# Task statement:
The required output is the lines below from the line containing "Let W(Z, E)" to the line containing "Answer: -22188 + I*√97 ≈ -22188.0 + 9.8489*I", inclusive, retyped exactly. No other lines belong in it.

^^^^

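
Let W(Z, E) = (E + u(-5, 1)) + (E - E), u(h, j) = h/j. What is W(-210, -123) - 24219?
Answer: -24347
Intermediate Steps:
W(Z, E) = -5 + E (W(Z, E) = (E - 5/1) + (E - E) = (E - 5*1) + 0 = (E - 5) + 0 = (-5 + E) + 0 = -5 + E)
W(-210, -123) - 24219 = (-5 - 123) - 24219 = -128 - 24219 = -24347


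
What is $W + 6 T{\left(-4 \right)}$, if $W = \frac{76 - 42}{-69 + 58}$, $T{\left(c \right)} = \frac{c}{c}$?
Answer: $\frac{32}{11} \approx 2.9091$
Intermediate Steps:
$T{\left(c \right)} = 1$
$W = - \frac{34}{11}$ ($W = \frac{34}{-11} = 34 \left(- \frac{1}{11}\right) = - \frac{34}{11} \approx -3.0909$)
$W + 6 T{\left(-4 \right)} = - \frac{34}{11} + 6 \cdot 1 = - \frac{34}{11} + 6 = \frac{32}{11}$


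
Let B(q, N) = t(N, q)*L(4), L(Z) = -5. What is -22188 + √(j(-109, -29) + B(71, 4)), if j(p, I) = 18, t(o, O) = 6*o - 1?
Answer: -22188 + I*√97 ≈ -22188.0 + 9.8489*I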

^^^^

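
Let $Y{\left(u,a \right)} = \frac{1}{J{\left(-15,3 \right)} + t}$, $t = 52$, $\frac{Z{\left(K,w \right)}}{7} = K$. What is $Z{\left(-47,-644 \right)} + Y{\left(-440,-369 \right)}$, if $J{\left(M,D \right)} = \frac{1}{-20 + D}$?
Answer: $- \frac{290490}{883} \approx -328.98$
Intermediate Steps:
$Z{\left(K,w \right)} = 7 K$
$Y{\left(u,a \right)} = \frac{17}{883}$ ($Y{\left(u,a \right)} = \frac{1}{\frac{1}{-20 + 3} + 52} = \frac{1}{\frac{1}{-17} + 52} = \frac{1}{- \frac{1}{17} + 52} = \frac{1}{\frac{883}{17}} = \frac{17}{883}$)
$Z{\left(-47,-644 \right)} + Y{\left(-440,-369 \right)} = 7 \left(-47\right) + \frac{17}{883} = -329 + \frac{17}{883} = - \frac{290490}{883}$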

^^^^

# Solution for this problem:
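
Let W(Z, E) = (E + u(-5, 1)) + (E - E), u(h, j) = h/j. What is W(-210, -123) - 24219?
Answer: -24347
Intermediate Steps:
W(Z, E) = -5 + E (W(Z, E) = (E - 5/1) + (E - E) = (E - 5*1) + 0 = (E - 5) + 0 = (-5 + E) + 0 = -5 + E)
W(-210, -123) - 24219 = (-5 - 123) - 24219 = -128 - 24219 = -24347


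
What is $W + 6 T{\left(-4 \right)}$, if $W = \frac{76 - 42}{-69 + 58}$, $T{\left(c \right)} = \frac{c}{c}$?
Answer: $\frac{32}{11} \approx 2.9091$
Intermediate Steps:
$T{\left(c \right)} = 1$
$W = - \frac{34}{11}$ ($W = \frac{34}{-11} = 34 \left(- \frac{1}{11}\right) = - \frac{34}{11} \approx -3.0909$)
$W + 6 T{\left(-4 \right)} = - \frac{34}{11} + 6 \cdot 1 = - \frac{34}{11} + 6 = \frac{32}{11}$


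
Let B(q, N) = t(N, q)*L(4), L(Z) = -5. What is -22188 + √(j(-109, -29) + B(71, 4)), if j(p, I) = 18, t(o, O) = 6*o - 1?
Answer: -22188 + I*√97 ≈ -22188.0 + 9.8489*I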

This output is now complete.